• _EXERCISE PROMPT_
Transcribe the entire listing exactly.

• _DATA SUPPLIED_
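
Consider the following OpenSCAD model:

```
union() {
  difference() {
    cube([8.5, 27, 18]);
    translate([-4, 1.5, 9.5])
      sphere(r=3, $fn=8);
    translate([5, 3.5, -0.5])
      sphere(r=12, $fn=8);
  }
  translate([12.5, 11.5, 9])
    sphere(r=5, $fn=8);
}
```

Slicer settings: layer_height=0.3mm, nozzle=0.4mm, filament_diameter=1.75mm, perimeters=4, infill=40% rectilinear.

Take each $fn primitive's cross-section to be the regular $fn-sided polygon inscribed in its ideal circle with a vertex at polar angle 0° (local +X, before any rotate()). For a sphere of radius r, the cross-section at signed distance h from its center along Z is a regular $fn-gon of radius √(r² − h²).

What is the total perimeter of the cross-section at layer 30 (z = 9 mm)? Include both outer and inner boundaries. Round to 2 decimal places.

74.64 mm

At z = 9 mm: the 8.5×27 cube contributes its full rectangle (perimeter 71.00 mm); the r=3 sphere at (-4, 1.5) slices to a regular 8-gon of circumradius 2.958 (√(r²−h²) with h=0.5 from center) (perimeter = 2·8·2.958·sin(180°/8) = 18.11 mm); the r=12 sphere at (5, 3.5) contributes a regular 8-gon of circumradius √(12²−9.5²) = 7.331 (perimeter = 2·8·7.331·sin(180°/8) = 44.89 mm); Taking the first minus the rest: starting from the 8.5×27 cube, the r=3 sphere at (-4, 1.5) misses the remaining region (no effect); the r=12 sphere at (5, 3.5) partially overlaps it — only the 84.35 mm² overlap (of its 152.03 mm²) is removed, clipping the outline — boundary = 53.56 mm; the r=5 sphere at (12.5, 11.5) contributes a regular 8-gon of circumradius √(5²−0²) = 5.000 (perimeter = 2·8·5.000·sin(180°/8) = 30.61 mm); Taking the union: the regions partially overlap (shared area 2.39 mm²), so the edge portions inside another operand are dropped and the merged outline is re-measured after clipping — boundary = 74.64 mm. Overall, the cross-section is a single solid region. Total boundary length (outer) = 74.64 mm.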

• _YOUR RESPONSE_
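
Consider the following OpenSCAD model:

```
union() {
  difference() {
    cube([8.5, 27, 18]);
    translate([-4, 1.5, 9.5])
      sphere(r=3, $fn=8);
    translate([5, 3.5, -0.5])
      sphere(r=12, $fn=8);
  }
  translate([12.5, 11.5, 9])
    sphere(r=5, $fn=8);
}
```

Slicer settings: layer_height=0.3mm, nozzle=0.4mm, filament_diameter=1.75mm, perimeters=4, infill=40% rectilinear.

Take each $fn primitive's cross-section to be the regular $fn-sided polygon inscribed in its ideal circle with a vertex at polar angle 0° (local +X, before any rotate()). For a sphere of radius r, the cross-section at signed distance h from its center along Z is a regular $fn-gon of radius √(r² − h²).

What is the total perimeter of the cross-section at layer 30 (z = 9 mm)? Include both outer and inner boundaries. Round to 2 decimal places.

74.64 mm

At z = 9 mm: the 8.5×27 cube contributes its full rectangle (perimeter 71.00 mm); the r=3 sphere at (-4, 1.5) slices to a regular 8-gon of circumradius 2.958 (√(r²−h²) with h=0.5 from center) (perimeter = 2·8·2.958·sin(180°/8) = 18.11 mm); the r=12 sphere at (5, 3.5) contributes a regular 8-gon of circumradius √(12²−9.5²) = 7.331 (perimeter = 2·8·7.331·sin(180°/8) = 44.89 mm); Taking the first minus the rest: starting from the 8.5×27 cube, the r=3 sphere at (-4, 1.5) misses the remaining region (no effect); the r=12 sphere at (5, 3.5) partially overlaps it — only the 84.35 mm² overlap (of its 152.03 mm²) is removed, clipping the outline — boundary = 53.56 mm; the r=5 sphere at (12.5, 11.5) contributes a regular 8-gon of circumradius √(5²−0²) = 5.000 (perimeter = 2·8·5.000·sin(180°/8) = 30.61 mm); Taking the union: the regions partially overlap (shared area 2.39 mm²), so the edge portions inside another operand are dropped and the merged outline is re-measured after clipping — boundary = 74.64 mm. Overall, the cross-section is a single solid region. Total boundary length (outer) = 74.64 mm.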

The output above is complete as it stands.